▶ _Listed entries_:

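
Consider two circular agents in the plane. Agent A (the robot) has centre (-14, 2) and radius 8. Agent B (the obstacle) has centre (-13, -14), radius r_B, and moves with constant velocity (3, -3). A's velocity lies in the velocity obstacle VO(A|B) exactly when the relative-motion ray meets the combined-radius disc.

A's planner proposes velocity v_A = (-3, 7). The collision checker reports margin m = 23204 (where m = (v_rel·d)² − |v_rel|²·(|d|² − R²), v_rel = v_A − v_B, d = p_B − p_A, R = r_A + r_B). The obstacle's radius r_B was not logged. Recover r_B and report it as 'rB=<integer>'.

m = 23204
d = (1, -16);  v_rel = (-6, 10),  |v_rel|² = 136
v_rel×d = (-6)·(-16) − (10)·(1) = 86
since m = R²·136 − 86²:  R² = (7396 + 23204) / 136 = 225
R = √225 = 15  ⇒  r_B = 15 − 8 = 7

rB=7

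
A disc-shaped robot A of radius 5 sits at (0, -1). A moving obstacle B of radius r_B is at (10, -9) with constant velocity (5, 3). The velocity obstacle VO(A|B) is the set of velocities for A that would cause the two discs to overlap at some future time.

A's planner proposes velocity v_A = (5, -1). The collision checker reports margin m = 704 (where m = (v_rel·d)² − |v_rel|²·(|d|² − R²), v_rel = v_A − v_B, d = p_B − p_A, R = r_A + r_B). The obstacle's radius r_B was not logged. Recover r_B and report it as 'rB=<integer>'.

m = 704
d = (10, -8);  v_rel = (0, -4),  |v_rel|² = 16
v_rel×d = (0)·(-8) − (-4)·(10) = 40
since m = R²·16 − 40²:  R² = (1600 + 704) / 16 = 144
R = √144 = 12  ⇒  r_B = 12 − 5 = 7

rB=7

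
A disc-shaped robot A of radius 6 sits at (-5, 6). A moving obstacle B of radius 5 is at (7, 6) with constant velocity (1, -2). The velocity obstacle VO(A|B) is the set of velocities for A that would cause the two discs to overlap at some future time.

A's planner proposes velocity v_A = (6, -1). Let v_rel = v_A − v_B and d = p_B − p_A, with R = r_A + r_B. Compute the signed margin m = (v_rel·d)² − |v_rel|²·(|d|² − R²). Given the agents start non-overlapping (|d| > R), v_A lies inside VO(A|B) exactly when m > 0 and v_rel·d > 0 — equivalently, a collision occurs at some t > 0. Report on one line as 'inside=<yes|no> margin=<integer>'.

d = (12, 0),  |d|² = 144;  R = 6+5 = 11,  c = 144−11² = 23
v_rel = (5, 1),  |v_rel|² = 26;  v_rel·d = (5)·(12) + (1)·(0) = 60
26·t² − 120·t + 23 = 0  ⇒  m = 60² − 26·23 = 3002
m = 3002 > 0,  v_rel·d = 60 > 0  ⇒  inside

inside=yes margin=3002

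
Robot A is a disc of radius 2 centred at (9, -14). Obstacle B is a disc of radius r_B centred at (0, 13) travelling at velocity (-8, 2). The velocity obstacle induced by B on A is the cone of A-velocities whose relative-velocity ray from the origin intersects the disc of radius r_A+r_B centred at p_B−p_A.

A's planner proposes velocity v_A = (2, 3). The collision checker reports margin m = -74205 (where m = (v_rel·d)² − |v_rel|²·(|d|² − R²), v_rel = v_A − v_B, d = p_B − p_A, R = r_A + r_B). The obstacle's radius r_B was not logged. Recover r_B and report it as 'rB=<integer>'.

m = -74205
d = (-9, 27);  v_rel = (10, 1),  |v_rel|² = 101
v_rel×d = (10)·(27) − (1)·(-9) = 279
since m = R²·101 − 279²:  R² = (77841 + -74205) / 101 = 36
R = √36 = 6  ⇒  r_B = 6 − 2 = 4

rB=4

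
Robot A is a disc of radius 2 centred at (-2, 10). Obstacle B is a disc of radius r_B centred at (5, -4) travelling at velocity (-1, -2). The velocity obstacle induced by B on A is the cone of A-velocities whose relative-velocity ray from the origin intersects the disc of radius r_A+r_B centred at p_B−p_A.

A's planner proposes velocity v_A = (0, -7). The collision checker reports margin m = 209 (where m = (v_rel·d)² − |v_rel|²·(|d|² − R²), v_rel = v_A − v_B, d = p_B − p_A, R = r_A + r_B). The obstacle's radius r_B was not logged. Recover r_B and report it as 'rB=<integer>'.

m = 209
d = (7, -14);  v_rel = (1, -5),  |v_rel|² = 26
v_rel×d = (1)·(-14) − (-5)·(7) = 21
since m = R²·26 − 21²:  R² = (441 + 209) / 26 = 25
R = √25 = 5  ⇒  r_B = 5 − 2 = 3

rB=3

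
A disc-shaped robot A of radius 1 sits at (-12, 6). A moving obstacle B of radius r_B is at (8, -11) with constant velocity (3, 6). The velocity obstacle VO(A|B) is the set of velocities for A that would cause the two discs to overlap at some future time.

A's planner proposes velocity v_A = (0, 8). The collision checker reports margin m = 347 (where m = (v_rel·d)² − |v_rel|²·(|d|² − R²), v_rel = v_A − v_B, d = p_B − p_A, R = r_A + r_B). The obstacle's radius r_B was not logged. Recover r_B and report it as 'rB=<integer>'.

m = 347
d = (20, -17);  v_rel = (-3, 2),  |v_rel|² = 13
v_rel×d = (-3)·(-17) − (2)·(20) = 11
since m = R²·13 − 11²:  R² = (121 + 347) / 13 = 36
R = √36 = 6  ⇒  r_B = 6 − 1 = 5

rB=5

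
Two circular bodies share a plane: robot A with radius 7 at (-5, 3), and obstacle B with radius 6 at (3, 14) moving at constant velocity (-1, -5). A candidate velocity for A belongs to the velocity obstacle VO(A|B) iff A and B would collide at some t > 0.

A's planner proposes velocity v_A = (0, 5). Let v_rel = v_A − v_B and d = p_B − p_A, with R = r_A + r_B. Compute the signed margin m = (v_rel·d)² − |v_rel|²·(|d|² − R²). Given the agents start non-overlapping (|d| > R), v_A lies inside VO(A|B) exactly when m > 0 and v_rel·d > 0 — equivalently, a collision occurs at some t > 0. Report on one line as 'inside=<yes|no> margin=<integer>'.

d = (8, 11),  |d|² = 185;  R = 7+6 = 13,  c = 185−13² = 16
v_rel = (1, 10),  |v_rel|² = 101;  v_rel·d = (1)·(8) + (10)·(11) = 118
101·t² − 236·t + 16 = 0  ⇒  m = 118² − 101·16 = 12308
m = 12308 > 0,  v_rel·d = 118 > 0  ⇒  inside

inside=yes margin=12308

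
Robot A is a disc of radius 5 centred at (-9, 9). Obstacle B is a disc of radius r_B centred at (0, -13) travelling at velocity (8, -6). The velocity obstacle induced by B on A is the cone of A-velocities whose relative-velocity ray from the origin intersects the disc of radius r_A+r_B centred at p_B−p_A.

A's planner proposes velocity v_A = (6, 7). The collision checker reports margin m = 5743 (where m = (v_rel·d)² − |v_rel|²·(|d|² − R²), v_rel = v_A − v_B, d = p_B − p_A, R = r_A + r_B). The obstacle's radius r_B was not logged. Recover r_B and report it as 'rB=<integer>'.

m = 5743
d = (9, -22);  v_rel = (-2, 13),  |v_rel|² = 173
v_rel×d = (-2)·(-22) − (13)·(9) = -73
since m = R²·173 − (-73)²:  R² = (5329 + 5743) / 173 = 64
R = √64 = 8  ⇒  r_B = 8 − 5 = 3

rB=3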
* * *
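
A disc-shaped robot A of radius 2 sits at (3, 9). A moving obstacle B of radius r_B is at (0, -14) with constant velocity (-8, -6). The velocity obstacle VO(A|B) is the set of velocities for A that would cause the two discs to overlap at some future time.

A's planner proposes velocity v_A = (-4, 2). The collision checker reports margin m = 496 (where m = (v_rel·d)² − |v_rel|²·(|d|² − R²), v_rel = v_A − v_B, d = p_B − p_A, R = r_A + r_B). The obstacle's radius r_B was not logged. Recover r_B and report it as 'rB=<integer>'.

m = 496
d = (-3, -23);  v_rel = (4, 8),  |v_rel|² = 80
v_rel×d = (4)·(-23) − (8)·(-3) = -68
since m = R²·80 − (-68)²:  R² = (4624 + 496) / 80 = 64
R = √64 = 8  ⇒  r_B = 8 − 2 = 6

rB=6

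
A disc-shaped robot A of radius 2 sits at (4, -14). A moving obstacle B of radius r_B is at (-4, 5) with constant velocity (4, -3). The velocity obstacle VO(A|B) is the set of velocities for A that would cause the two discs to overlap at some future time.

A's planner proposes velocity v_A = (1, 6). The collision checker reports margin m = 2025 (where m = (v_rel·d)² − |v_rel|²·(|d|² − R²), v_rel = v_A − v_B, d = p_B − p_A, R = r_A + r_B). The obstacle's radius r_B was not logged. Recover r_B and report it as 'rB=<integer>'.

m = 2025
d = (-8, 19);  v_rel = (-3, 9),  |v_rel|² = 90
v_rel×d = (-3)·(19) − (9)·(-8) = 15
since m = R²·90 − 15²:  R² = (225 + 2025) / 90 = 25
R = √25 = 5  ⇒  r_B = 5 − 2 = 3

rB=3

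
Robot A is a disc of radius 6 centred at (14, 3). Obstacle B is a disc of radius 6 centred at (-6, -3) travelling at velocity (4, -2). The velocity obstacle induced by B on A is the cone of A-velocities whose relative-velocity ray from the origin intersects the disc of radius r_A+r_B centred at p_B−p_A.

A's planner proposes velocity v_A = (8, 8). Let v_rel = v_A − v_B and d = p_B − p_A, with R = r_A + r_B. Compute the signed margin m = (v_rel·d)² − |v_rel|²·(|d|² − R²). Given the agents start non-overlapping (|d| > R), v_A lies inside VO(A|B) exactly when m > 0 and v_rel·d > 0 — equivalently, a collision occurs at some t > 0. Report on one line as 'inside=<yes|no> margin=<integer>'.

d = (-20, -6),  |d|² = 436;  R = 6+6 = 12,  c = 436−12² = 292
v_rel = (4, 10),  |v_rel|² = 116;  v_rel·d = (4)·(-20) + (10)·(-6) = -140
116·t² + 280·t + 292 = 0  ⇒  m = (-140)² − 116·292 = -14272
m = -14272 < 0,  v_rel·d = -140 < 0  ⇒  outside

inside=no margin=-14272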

▶ _Work to complete_:
Scan the records above for the word "plane". Show each line in which it appears.

▶ _Answer space_:
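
Consider two circular agents in the plane. Agent A (the robot) has centre (-14, 2) and radius 8. Agent B (the obstacle) has centre (-13, -14), radius r_B, and moves with constant velocity (3, -3). A's velocity lies in the velocity obstacle VO(A|B) exactly when the relative-motion ray meets the combined-radius disc.
Two circular bodies share a plane: robot A with radius 7 at (-5, 3), and obstacle B with radius 6 at (3, 14) moving at constant velocity (-1, -5). A candidate velocity for A belongs to the velocity obstacle VO(A|B) iff A and B would collide at some t > 0.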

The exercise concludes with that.